(Stored data entries)
• • • •

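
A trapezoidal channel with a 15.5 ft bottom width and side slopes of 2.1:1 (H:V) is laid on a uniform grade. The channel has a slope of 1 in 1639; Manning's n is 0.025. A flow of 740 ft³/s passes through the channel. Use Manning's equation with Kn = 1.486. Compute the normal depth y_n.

y_n = 6.6 ft

Manning's equation rearranged: A R^(2/3) = nQ / (1.486·√S) = 0.025 × 740 / (1.486 × √0.0006101) = 504.
Try y = 8.36 ft: A R^(2/3) = 816.7 — over.
Try y = 6.6 ft: A R^(2/3) = 504 — matches.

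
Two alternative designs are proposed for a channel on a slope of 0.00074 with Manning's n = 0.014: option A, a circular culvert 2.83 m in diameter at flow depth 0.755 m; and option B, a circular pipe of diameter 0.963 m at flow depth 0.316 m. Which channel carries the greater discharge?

channel A

Channel A: For a circular section of diameter D = 2.83 m at depth y = 0.755 m, the central angle is θ = 2 arccos(1 − 2y/D) = 2.171 rad. Then A = (D²/8)(θ − sin θ) = 1.347 m² and P = Dθ/2 = 3.072 m. Hydraulic radius R = A/P = 1.347/3.072 = 0.4386 m. Q_A = (1/0.014)·1.347·0.4386^(2/3)·√0.00074 = 1.511 m³/s.
Channel B: For a circular section of diameter D = 0.963 m at depth y = 0.316 m, the central angle is θ = 2 arccos(1 − 2y/D) = 2.44 rad. Then A = (D²/8)(θ − sin θ) = 0.208 m² and P = Dθ/2 = 1.175 m. Hydraulic radius R = A/P = 0.208/1.175 = 0.1771 m. Q_B = (1/0.014)·0.208·0.1771^(2/3)·√0.00074 = 0.1274 m³/s.
Q_A = 1.511 m³/s vs Q_B = 0.1274 m³/s, so channel A carries more.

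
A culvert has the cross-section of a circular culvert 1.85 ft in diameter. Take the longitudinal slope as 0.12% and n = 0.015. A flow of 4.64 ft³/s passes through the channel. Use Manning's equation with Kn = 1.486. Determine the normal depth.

Manning's equation rearranged: A R^(2/3) = nQ / (1.486·√S) = 0.015 × 4.64 / (1.486 × √0.0012) = 1.352.
Trying y = 1.49 ft: A R^(2/3) = 1.582 — over.
Trying y = 1.15 ft: A R^(2/3) = 1.139 — short.
Trying y = 1.3 ft: A R^(2/3) = 1.353 — ≈ 1.352.

y_n = 1.3 ft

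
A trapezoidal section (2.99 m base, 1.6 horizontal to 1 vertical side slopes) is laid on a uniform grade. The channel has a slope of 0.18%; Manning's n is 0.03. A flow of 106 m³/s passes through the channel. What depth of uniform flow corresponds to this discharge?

Manning's equation rearranged: A R^(2/3) = nQ / (1·√S) = 0.03 × 106 / (√0.0018) = 74.95.
Trying y = 5.27 m: A R^(2/3) = 114.7 — high.
Trying y = 3.25 m: A R^(2/3) = 38.58 — low.
Trying y = 4.38 m: A R^(2/3) = 75.05 — ≈ 74.95.

y_n = 4.38 m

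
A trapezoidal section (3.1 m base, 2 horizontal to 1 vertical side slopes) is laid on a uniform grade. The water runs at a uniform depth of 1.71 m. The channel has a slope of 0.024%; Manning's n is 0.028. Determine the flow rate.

Q = 6.32 m³/s

With bottom width b = 3.1 m and side slope z = 2: A = (b + zy)y = (3.1 + 2×1.71)×1.71 = 11.15 m²; P = b + 2y√(1+z²) = 3.1 + 2×1.71×2.236 = 10.75 m.
Hydraulic radius R = A/P = 11.15/10.75 = 1.037 m.
Manning's equation: Q = (1/n) A R^(2/3) S^(1/2) = (1/0.028) × 11.15 × 1.037^(2/3) × 0.00024^(1/2) = 6.32 m³/s.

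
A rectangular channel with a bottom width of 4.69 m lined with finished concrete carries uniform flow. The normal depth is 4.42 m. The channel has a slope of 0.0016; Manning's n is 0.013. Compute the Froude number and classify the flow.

Flow area A = b·y = 4.69 × 4.42 = 20.73 m². Wetted perimeter P = b + 2y = 4.69 + 2×4.42 = 13.53 m.
Hydraulic radius R = A/P = 20.73/13.53 = 1.532 m.
V = (1/n) R^(2/3) √S = (1/0.013) × 1.532^(2/3) × √0.0016 = 4.089 m/s. Hydraulic depth D_h = A/T = 20.73/4.69 = 4.42 m.
Froude number Fr = V/√(g·D_h) = 4.089/√(9.81×4.42) = 0.621, which is less than 1, so the flow is subcritical.

subcritical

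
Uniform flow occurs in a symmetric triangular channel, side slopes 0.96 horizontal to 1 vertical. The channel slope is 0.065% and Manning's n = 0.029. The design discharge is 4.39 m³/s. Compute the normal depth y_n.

y_n = 2.42 m

Manning's equation rearranged: A R^(2/3) = nQ / (1·√S) = 0.029 × 4.39 / (√0.00065) = 4.994.
At y = 1.74 m: A R^(2/3) = 2.073 — low.
At y = 2.96 m: A R^(2/3) = 8.55 — high.
At y = 2.42 m: A R^(2/3) = 4.997 — ≈ 4.994.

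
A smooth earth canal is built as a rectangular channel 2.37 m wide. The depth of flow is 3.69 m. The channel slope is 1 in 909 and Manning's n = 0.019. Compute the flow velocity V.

Flow area A = b·y = 2.37 × 3.69 = 8.745 m². Wetted perimeter P = b + 2y = 2.37 + 2×3.69 = 9.75 m.
Hydraulic radius R = A/P = 8.745/9.75 = 0.897 m.
From Manning's equation, V = (1/n) R^(2/3) S^(1/2) = (1/0.019) × 0.897^(2/3) × 0.0011^(1/2) = 1.62 m/s.

V = 1.62 m/s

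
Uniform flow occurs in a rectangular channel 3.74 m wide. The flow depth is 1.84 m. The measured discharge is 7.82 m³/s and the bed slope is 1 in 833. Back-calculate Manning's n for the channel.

n = 0.029

Flow area A = b·y = 3.74 × 1.84 = 6.882 m². Wetted perimeter P = b + 2y = 3.74 + 2×1.84 = 7.42 m.
Hydraulic radius R = A/P = 6.882/7.42 = 0.9274 m.
Rearranging Manning's equation: n = (1/Q) A R^(2/3) S^(1/2) = (1/7.82) × 6.882 × 0.9274^(2/3) × √0.0012 = 0.029.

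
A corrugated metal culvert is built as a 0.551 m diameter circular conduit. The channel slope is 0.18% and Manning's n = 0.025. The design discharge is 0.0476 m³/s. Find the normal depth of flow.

Manning's equation rearranged: A R^(2/3) = nQ / (1·√S) = 0.025 × 0.0476 / (√0.0018) = 0.02805.
Try y = 0.291 m: A R^(2/3) = 0.03486 — over.
Try y = 0.181 m: A R^(2/3) = 0.01483 — short.
Try y = 0.256 m: A R^(2/3) = 0.02802 — matches.

y_n = 0.256 m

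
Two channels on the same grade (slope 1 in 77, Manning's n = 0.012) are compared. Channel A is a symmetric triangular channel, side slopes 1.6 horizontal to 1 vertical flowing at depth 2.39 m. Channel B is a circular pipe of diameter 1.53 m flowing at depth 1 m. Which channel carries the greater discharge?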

• • • •

### About this task
Nothing but the lines from the one with "A corrugated metal" through the last line of the data should appear; print them exactly.

### Solution to the exercise
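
A corrugated metal culvert is built as a 0.551 m diameter circular conduit. The channel slope is 0.18% and Manning's n = 0.025. The design discharge is 0.0476 m³/s. Find the normal depth of flow.

Manning's equation rearranged: A R^(2/3) = nQ / (1·√S) = 0.025 × 0.0476 / (√0.0018) = 0.02805.
Try y = 0.291 m: A R^(2/3) = 0.03486 — over.
Try y = 0.181 m: A R^(2/3) = 0.01483 — short.
Try y = 0.256 m: A R^(2/3) = 0.02802 — matches.

y_n = 0.256 m

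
Two channels on the same grade (slope 1 in 77, Manning's n = 0.012) are compared. Channel A is a symmetric triangular channel, side slopes 1.6 horizontal to 1 vertical flowing at depth 2.39 m. Channel B is a circular pipe of diameter 1.53 m flowing at depth 1 m. Which channel carries the greater discharge?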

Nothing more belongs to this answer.